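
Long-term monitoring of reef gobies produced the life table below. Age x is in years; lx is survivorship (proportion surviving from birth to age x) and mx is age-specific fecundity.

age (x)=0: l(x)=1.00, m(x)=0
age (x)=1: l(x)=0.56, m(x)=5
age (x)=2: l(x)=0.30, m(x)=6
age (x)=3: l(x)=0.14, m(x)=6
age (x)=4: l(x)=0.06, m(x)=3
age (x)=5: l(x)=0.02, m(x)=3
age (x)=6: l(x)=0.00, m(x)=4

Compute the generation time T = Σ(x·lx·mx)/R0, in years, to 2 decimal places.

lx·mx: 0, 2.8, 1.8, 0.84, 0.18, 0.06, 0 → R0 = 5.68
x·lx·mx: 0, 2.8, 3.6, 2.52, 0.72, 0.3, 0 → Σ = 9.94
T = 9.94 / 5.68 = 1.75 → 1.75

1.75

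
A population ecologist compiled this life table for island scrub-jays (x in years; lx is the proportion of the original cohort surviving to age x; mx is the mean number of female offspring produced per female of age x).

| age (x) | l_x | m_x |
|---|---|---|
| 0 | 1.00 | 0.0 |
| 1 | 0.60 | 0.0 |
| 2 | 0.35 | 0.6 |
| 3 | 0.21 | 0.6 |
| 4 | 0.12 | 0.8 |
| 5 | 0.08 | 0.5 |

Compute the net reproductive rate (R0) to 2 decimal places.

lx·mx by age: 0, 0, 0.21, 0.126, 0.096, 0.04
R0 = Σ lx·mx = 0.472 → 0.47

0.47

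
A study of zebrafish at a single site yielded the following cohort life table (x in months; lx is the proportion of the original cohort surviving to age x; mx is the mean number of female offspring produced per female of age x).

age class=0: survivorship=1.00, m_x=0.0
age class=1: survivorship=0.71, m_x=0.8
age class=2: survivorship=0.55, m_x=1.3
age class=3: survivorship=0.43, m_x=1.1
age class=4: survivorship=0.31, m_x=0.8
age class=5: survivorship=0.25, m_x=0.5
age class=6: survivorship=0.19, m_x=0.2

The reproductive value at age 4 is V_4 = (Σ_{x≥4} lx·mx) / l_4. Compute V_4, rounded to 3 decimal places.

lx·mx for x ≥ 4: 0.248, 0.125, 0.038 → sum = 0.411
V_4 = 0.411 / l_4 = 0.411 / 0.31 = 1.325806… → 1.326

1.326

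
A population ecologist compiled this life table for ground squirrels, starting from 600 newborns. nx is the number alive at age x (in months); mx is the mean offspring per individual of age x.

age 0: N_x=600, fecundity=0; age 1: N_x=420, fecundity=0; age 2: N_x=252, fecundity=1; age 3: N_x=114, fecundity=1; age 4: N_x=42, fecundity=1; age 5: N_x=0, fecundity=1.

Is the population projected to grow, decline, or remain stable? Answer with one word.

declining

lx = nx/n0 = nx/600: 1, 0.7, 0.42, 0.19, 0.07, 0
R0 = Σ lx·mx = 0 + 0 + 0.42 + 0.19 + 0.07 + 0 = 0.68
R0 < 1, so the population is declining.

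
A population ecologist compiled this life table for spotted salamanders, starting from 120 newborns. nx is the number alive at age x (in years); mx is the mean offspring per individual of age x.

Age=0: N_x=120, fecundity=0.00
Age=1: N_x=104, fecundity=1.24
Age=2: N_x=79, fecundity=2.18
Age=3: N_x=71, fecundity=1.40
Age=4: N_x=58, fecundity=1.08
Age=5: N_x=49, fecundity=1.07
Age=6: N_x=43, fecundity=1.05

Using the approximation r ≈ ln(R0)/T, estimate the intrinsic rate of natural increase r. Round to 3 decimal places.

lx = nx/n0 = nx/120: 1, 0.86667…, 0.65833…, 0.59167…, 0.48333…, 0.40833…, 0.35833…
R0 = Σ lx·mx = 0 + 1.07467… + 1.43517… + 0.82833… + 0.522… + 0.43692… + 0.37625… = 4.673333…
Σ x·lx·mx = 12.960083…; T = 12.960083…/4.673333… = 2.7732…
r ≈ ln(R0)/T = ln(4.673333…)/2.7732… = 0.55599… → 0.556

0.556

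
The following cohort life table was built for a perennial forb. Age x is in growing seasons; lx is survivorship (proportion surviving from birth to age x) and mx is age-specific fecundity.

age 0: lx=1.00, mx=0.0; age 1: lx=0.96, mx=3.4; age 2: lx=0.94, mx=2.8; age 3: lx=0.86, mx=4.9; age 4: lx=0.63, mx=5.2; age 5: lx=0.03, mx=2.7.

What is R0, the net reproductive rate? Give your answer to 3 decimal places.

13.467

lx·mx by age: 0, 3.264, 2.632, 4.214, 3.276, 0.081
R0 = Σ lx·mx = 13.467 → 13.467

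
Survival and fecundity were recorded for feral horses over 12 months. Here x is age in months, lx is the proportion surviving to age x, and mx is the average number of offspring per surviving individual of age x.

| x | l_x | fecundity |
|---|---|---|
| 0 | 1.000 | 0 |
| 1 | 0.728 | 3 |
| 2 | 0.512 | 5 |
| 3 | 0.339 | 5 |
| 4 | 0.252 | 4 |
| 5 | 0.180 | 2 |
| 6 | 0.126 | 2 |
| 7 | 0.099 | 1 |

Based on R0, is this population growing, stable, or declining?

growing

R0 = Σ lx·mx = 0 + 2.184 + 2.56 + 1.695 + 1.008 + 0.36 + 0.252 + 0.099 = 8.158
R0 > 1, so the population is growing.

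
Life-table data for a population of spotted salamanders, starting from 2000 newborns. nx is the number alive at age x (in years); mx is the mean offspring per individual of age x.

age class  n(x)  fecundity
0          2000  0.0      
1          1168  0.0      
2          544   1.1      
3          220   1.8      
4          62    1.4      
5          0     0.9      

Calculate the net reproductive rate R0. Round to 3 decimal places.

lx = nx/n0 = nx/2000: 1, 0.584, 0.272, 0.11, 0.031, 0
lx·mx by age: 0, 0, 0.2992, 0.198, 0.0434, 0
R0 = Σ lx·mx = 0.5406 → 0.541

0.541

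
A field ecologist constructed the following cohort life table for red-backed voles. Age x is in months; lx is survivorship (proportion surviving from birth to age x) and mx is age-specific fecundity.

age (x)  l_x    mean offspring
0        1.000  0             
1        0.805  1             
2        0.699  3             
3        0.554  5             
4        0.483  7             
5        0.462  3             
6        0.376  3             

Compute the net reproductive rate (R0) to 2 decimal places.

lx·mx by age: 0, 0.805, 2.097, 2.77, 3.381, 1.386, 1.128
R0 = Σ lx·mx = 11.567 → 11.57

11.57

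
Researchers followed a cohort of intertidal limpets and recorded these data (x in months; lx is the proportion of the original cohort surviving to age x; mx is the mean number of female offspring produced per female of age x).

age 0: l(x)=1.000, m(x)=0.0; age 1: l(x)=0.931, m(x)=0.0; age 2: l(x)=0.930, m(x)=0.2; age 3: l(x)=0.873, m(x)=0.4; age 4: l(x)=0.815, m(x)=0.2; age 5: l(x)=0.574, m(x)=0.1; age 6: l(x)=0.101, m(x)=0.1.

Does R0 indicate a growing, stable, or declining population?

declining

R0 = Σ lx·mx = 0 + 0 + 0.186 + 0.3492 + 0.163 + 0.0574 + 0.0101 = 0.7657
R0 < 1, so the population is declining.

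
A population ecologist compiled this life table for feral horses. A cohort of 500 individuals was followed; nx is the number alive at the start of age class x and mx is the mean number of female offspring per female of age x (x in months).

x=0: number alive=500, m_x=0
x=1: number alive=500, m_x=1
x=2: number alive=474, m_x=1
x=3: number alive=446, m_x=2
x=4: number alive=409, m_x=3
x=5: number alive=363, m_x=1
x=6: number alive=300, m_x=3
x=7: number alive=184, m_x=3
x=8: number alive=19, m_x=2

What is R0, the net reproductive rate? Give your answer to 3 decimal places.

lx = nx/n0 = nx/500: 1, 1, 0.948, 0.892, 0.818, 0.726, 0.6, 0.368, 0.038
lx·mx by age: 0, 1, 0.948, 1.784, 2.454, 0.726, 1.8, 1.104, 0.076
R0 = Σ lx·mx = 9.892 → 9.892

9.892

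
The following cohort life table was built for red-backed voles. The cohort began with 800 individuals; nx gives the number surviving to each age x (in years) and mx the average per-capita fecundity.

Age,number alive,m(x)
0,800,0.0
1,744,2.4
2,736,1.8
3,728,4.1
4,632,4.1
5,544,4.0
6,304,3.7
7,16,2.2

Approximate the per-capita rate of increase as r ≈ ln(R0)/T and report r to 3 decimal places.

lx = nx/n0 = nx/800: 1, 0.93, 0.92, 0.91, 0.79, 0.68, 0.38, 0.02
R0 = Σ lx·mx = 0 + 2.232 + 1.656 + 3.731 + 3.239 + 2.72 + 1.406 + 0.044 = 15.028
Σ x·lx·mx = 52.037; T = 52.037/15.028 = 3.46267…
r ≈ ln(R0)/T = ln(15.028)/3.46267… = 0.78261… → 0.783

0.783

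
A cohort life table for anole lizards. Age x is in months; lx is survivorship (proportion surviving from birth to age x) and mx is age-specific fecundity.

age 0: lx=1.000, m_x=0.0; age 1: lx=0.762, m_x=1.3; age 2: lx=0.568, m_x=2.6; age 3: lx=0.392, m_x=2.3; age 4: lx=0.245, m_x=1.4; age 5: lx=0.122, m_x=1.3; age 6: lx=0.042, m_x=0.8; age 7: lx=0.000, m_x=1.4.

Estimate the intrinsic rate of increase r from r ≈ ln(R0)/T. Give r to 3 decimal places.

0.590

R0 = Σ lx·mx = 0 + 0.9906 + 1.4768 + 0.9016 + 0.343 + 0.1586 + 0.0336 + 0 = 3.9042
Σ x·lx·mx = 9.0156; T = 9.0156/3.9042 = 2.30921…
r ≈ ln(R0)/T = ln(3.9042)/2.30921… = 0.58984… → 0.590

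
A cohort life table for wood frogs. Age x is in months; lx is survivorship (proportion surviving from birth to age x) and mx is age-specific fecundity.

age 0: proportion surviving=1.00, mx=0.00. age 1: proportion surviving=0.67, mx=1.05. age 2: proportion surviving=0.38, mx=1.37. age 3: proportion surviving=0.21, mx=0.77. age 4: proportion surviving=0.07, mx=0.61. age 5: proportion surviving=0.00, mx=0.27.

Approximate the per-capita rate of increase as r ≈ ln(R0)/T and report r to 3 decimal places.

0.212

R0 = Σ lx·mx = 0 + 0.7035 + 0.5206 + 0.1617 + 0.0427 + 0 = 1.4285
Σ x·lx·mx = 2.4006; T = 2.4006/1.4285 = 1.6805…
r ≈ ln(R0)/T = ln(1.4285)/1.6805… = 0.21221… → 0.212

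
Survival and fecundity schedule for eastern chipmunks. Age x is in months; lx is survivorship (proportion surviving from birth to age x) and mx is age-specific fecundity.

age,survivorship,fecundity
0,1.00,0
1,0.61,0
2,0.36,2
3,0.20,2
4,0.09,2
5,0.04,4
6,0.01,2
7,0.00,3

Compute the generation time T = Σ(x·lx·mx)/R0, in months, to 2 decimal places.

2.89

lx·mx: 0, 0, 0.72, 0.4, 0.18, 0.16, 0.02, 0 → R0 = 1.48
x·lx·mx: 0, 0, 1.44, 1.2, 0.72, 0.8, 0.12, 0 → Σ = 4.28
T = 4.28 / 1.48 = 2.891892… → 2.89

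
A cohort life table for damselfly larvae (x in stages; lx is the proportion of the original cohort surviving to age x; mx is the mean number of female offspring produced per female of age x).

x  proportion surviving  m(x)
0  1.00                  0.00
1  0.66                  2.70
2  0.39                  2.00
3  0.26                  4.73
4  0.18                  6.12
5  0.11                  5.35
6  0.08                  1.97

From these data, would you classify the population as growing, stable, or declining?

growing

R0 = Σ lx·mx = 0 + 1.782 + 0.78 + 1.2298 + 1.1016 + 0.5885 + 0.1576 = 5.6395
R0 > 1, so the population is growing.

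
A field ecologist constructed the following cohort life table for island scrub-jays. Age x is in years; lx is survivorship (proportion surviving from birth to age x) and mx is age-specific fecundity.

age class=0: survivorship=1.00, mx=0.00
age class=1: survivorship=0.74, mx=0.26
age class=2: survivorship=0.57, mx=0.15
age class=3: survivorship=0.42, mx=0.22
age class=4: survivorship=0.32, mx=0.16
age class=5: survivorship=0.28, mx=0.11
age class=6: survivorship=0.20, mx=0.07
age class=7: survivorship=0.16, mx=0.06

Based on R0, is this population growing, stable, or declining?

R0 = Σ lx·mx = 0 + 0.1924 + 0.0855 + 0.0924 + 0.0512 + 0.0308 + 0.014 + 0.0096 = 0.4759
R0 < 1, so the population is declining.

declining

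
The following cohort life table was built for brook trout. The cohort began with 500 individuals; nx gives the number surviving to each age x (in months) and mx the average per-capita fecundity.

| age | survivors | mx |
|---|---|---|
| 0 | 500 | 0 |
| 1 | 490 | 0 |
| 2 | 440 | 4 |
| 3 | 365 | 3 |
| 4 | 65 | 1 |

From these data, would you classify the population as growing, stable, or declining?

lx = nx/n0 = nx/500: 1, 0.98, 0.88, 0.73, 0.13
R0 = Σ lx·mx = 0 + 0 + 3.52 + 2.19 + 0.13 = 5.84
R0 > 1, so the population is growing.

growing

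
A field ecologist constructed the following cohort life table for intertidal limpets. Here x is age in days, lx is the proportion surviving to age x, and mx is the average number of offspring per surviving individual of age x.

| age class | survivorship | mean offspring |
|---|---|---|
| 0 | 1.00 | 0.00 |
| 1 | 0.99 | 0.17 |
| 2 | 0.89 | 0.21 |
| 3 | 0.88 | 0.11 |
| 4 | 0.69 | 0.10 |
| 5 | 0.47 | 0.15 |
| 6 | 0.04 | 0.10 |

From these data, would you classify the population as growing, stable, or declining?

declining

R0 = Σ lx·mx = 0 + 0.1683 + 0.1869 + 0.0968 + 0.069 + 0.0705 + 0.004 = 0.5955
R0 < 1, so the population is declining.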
————————
* Your goal: Exactly the lines running from the top of the records to the line that contains "age class=6: survivorship=0.19, m_x=0.2", inclusive, must be set down, and nothing more.

* Expected answer:
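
Long-term monitoring of reef gobies produced the life table below. Age x is in years; lx is survivorship (proportion surviving from birth to age x) and mx is age-specific fecundity.

age (x)=0: l(x)=1.00, m(x)=0
age (x)=1: l(x)=0.56, m(x)=5
age (x)=2: l(x)=0.30, m(x)=6
age (x)=3: l(x)=0.14, m(x)=6
age (x)=4: l(x)=0.06, m(x)=3
age (x)=5: l(x)=0.02, m(x)=3
age (x)=6: l(x)=0.00, m(x)=4

Compute the generation time T = Σ(x·lx·mx)/R0, in years, to 2 decimal places.

lx·mx: 0, 2.8, 1.8, 0.84, 0.18, 0.06, 0 → R0 = 5.68
x·lx·mx: 0, 2.8, 3.6, 2.52, 0.72, 0.3, 0 → Σ = 9.94
T = 9.94 / 5.68 = 1.75 → 1.75

1.75

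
A population ecologist compiled this life table for island scrub-jays (x in years; lx is the proportion of the original cohort surviving to age x; mx is the mean number of female offspring produced per female of age x).

| age (x) | l_x | m_x |
|---|---|---|
| 0 | 1.00 | 0.0 |
| 1 | 0.60 | 0.0 |
| 2 | 0.35 | 0.6 |
| 3 | 0.21 | 0.6 |
| 4 | 0.12 | 0.8 |
| 5 | 0.08 | 0.5 |

Compute the net reproductive rate (R0) to 2 decimal places.

lx·mx by age: 0, 0, 0.21, 0.126, 0.096, 0.04
R0 = Σ lx·mx = 0.472 → 0.47

0.47

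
A study of zebrafish at a single site yielded the following cohort life table (x in months; lx is the proportion of the original cohort surviving to age x; mx is the mean number of female offspring produced per female of age x).

age class=0: survivorship=1.00, m_x=0.0
age class=1: survivorship=0.71, m_x=0.8
age class=2: survivorship=0.55, m_x=1.3
age class=3: survivorship=0.43, m_x=1.1
age class=4: survivorship=0.31, m_x=0.8
age class=5: survivorship=0.25, m_x=0.5
age class=6: survivorship=0.19, m_x=0.2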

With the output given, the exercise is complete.